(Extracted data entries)
^^^^

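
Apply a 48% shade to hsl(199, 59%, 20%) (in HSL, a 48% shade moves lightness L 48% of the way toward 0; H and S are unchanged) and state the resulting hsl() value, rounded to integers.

hsl(199, 59%, 10%)

L moves 48% from 20 toward 0: 20 − 9.6 = 10.4 → 10.
H and S are unchanged.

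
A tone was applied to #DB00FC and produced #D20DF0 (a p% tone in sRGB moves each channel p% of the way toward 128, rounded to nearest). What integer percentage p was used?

10%

#DB00FC is rgb(219, 0, 252); #D20DF0 is rgb(210, 13, 240).
On the G channel (widest range): 13 ≈ 0 + (p/100)(128 − 0), so p ≈ 100×(13 − 0)/(128 − 0) = 1300/128 = 10.16.
p = 10 reproduces all three channels after rounding.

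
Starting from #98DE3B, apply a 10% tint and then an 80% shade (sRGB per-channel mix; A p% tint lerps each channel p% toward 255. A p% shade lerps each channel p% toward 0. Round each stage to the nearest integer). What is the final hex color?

#202D10

#98DE3B is rgb(152, 222, 59).
Lerp each channel 10% toward 255:
  R: 152 + 10.3 = 162.3 → 162
  G: 222 + 0.1×(255−222) = 222 + 3.3 = 225.3 → 225
  B: 59 + 0.1×(255−59) = 59 + 19.6 = 78.6 → 79
After the tint: rgb(162, 225, 79) = #A2E14F.
An 80% shade moves each channel 80% toward 0:
  R: 162 − 129.6 = 32.4 → 32
  G: 225 − 180 = 45 → 45
  B: 79 + 0.8×(0−79) = 79 − 63.2 = 15.8 → 16
rgb(32, 45, 16) = #202D10.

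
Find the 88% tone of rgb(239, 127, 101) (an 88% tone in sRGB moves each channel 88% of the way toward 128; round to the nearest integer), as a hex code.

#8D807D

Lerp each channel 88% toward 128:
  R: 239 + 0.88×(128−239) = 239 − 97.68 = 141.32 → 141
  G: 127 + 0.88×(128−127) = 127 + 0.88 = 127.88 → 128
  B: 101 + 0.88×(128−101) = 101 + 23.76 = 124.76 → 125
rgb(141, 128, 125) = #8D807D.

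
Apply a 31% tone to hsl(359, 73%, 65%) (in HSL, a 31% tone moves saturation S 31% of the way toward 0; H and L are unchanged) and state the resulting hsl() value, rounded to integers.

hsl(359, 50%, 65%)

S moves 31% from 73 toward 0: 73 − 22.63 = 50.37 → 50.
H and L are unchanged.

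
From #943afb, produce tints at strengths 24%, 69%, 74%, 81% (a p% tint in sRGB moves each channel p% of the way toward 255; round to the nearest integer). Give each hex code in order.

#943afb is rgb(148, 58, 251).
24%: (148 + 25.68 = 173.68→174, 58 + 47.28 = 105.28→105, 251 + 0.96 = 251.96→252) → #ae69fc
69%: (148 + 73.83 = 221.83→222, 58 + 135.93 = 193.93→194, 251 + 2.76 = 253.76→254) → #dec2fe
74%: (148 + 79.18 = 227.18→227, 58 + 145.78 = 203.78→204, 251 + 2.96 = 253.96→254) → #e3ccfe
81%: (148 + 86.67 = 234.67→235, 58 + 159.57 = 217.57→218, 251 + 3.24 = 254.24→254) → #ebdafe

#ae69fc, #dec2fe, #e3ccfe, #ebdafe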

^^^^

◆ BRIEF:
Transcribe the entries above, every line exactly as it reads.

◆ WRITTEN REPLY:
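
Apply a 48% shade to hsl(199, 59%, 20%) (in HSL, a 48% shade moves lightness L 48% of the way toward 0; H and S are unchanged) and state the resulting hsl() value, rounded to integers.

hsl(199, 59%, 10%)

L moves 48% from 20 toward 0: 20 − 9.6 = 10.4 → 10.
H and S are unchanged.

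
A tone was applied to #DB00FC and produced #D20DF0 (a p% tone in sRGB moves each channel p% of the way toward 128, rounded to nearest). What integer percentage p was used?

10%

#DB00FC is rgb(219, 0, 252); #D20DF0 is rgb(210, 13, 240).
On the G channel (widest range): 13 ≈ 0 + (p/100)(128 − 0), so p ≈ 100×(13 − 0)/(128 − 0) = 1300/128 = 10.16.
p = 10 reproduces all three channels after rounding.

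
Starting from #98DE3B, apply a 10% tint and then an 80% shade (sRGB per-channel mix; A p% tint lerps each channel p% toward 255. A p% shade lerps each channel p% toward 0. Round each stage to the nearest integer). What is the final hex color?

#202D10

#98DE3B is rgb(152, 222, 59).
Lerp each channel 10% toward 255:
  R: 152 + 10.3 = 162.3 → 162
  G: 222 + 0.1×(255−222) = 222 + 3.3 = 225.3 → 225
  B: 59 + 0.1×(255−59) = 59 + 19.6 = 78.6 → 79
After the tint: rgb(162, 225, 79) = #A2E14F.
An 80% shade moves each channel 80% toward 0:
  R: 162 − 129.6 = 32.4 → 32
  G: 225 − 180 = 45 → 45
  B: 79 + 0.8×(0−79) = 79 − 63.2 = 15.8 → 16
rgb(32, 45, 16) = #202D10.

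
Find the 88% tone of rgb(239, 127, 101) (an 88% tone in sRGB moves each channel 88% of the way toward 128; round to the nearest integer), as a hex code.

#8D807D

Lerp each channel 88% toward 128:
  R: 239 + 0.88×(128−239) = 239 − 97.68 = 141.32 → 141
  G: 127 + 0.88×(128−127) = 127 + 0.88 = 127.88 → 128
  B: 101 + 0.88×(128−101) = 101 + 23.76 = 124.76 → 125
rgb(141, 128, 125) = #8D807D.

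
Apply a 31% tone to hsl(359, 73%, 65%) (in HSL, a 31% tone moves saturation S 31% of the way toward 0; H and L are unchanged) and state the resulting hsl() value, rounded to integers.

hsl(359, 50%, 65%)

S moves 31% from 73 toward 0: 73 − 22.63 = 50.37 → 50.
H and L are unchanged.

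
From #943afb, produce tints at strengths 24%, 69%, 74%, 81% (a p% tint in sRGB moves each channel p% of the way toward 255; round to the nearest integer). Give each hex code in order.

#943afb is rgb(148, 58, 251).
24%: (148 + 25.68 = 173.68→174, 58 + 47.28 = 105.28→105, 251 + 0.96 = 251.96→252) → #ae69fc
69%: (148 + 73.83 = 221.83→222, 58 + 135.93 = 193.93→194, 251 + 2.76 = 253.76→254) → #dec2fe
74%: (148 + 79.18 = 227.18→227, 58 + 145.78 = 203.78→204, 251 + 2.96 = 253.96→254) → #e3ccfe
81%: (148 + 86.67 = 234.67→235, 58 + 159.57 = 217.57→218, 251 + 3.24 = 254.24→254) → #ebdafe

#ae69fc, #dec2fe, #e3ccfe, #ebdafe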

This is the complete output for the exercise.